> Task objective: Set down the records that follow in full and without changes.

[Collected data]
· · · · · · ·
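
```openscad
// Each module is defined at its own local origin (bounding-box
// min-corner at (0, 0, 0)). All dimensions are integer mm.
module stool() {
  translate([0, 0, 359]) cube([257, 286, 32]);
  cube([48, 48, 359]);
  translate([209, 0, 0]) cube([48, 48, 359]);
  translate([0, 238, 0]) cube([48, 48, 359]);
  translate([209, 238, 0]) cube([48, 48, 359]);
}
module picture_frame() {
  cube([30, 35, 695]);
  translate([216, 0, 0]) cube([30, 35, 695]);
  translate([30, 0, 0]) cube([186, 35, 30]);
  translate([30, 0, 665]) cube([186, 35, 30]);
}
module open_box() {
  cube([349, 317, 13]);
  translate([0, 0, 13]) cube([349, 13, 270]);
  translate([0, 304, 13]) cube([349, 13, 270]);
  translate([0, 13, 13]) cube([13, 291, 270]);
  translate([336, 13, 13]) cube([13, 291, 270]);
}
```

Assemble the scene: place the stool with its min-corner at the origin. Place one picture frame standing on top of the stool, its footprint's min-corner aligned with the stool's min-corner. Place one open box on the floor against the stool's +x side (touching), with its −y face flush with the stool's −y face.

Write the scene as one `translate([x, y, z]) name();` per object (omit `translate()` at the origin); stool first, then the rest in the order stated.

stool();
translate([0, 0, 391]) picture_frame();
translate([257, 0, 0]) open_box();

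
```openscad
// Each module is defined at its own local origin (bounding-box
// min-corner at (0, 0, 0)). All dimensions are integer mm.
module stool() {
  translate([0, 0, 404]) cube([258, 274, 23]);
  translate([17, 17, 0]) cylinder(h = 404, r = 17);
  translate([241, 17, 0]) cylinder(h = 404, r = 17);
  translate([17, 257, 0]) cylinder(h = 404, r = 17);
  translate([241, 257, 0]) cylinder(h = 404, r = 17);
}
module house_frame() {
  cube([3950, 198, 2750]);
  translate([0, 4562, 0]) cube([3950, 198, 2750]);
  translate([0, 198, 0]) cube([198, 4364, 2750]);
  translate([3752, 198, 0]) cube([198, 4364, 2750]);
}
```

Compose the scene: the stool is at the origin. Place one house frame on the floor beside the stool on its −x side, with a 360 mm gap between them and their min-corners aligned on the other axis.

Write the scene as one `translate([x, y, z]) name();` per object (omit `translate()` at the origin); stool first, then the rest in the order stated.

stool();
translate([-4310, 0, 0]) house_frame();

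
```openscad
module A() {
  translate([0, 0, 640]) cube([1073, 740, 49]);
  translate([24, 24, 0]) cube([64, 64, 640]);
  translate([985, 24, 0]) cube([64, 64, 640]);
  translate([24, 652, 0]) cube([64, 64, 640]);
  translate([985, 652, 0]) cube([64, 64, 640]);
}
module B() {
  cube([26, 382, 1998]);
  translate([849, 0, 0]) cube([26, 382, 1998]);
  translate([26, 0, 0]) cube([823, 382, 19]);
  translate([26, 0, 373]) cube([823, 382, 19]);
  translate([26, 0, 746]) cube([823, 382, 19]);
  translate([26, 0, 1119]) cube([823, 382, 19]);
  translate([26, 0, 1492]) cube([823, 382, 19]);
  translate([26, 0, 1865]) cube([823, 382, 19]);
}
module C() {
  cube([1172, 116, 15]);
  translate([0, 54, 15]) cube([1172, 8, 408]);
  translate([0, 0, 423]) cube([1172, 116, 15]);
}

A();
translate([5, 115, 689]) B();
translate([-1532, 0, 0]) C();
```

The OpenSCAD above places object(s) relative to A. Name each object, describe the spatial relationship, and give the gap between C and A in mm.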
· · · · · · ·
> Answer to this exercise:
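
```openscad
// Each module is defined at its own local origin (bounding-box
// min-corner at (0, 0, 0)). All dimensions are integer mm.
module stool() {
  translate([0, 0, 359]) cube([257, 286, 32]);
  cube([48, 48, 359]);
  translate([209, 0, 0]) cube([48, 48, 359]);
  translate([0, 238, 0]) cube([48, 48, 359]);
  translate([209, 238, 0]) cube([48, 48, 359]);
}
module picture_frame() {
  cube([30, 35, 695]);
  translate([216, 0, 0]) cube([30, 35, 695]);
  translate([30, 0, 0]) cube([186, 35, 30]);
  translate([30, 0, 665]) cube([186, 35, 30]);
}
module open_box() {
  cube([349, 317, 13]);
  translate([0, 0, 13]) cube([349, 13, 270]);
  translate([0, 304, 13]) cube([349, 13, 270]);
  translate([0, 13, 13]) cube([13, 291, 270]);
  translate([336, 13, 13]) cube([13, 291, 270]);
}
```

Assemble the scene: place the stool with its min-corner at the origin. Place one picture frame standing on top of the stool, its footprint's min-corner aligned with the stool's min-corner. Place one open box on the floor against the stool's +x side (touching), with its −y face flush with the stool's −y face.

Write the scene as one `translate([x, y, z]) name();` per object (omit `translate()` at the origin); stool first, then the rest in the order stated.

stool();
translate([0, 0, 391]) picture_frame();
translate([257, 0, 0]) open_box();

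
```openscad
// Each module is defined at its own local origin (bounding-box
// min-corner at (0, 0, 0)). All dimensions are integer mm.
module stool() {
  translate([0, 0, 404]) cube([258, 274, 23]);
  translate([17, 17, 0]) cylinder(h = 404, r = 17);
  translate([241, 17, 0]) cylinder(h = 404, r = 17);
  translate([17, 257, 0]) cylinder(h = 404, r = 17);
  translate([241, 257, 0]) cylinder(h = 404, r = 17);
}
module house_frame() {
  cube([3950, 198, 2750]);
  translate([0, 4562, 0]) cube([3950, 198, 2750]);
  translate([0, 198, 0]) cube([198, 4364, 2750]);
  translate([3752, 198, 0]) cube([198, 4364, 2750]);
}
```

Compose the scene: the stool is at the origin. Place one house frame on the floor beside the stool on its −x side, with a 360 mm gap between them and their min-corners aligned on the other axis.

Write the scene as one `translate([x, y, z]) name();` per object (omit `translate()` at the origin); stool first, then the rest in the order stated.

stool();
translate([-4310, 0, 0]) house_frame();

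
```openscad
module A() {
  translate([0, 0, 640]) cube([1073, 740, 49]);
  translate([24, 24, 0]) cube([64, 64, 640]);
  translate([985, 24, 0]) cube([64, 64, 640]);
  translate([24, 652, 0]) cube([64, 64, 640]);
  translate([985, 652, 0]) cube([64, 64, 640]);
}
module B() {
  cube([26, 382, 1998]);
  translate([849, 0, 0]) cube([26, 382, 1998]);
  translate([26, 0, 0]) cube([823, 382, 19]);
  translate([26, 0, 373]) cube([823, 382, 19]);
  translate([26, 0, 746]) cube([823, 382, 19]);
  translate([26, 0, 1119]) cube([823, 382, 19]);
  translate([26, 0, 1492]) cube([823, 382, 19]);
  translate([26, 0, 1865]) cube([823, 382, 19]);
}
module C() {
  cube([1172, 116, 15]);
  translate([0, 54, 15]) cube([1172, 8, 408]);
  translate([0, 0, 423]) cube([1172, 116, 15]);
}

A();
translate([5, 115, 689]) B();
translate([-1532, 0, 0]) C();
```

The OpenSCAD above places object(s) relative to A. Name each object, describe the spatial relationship, and give the gap between C and A in mm.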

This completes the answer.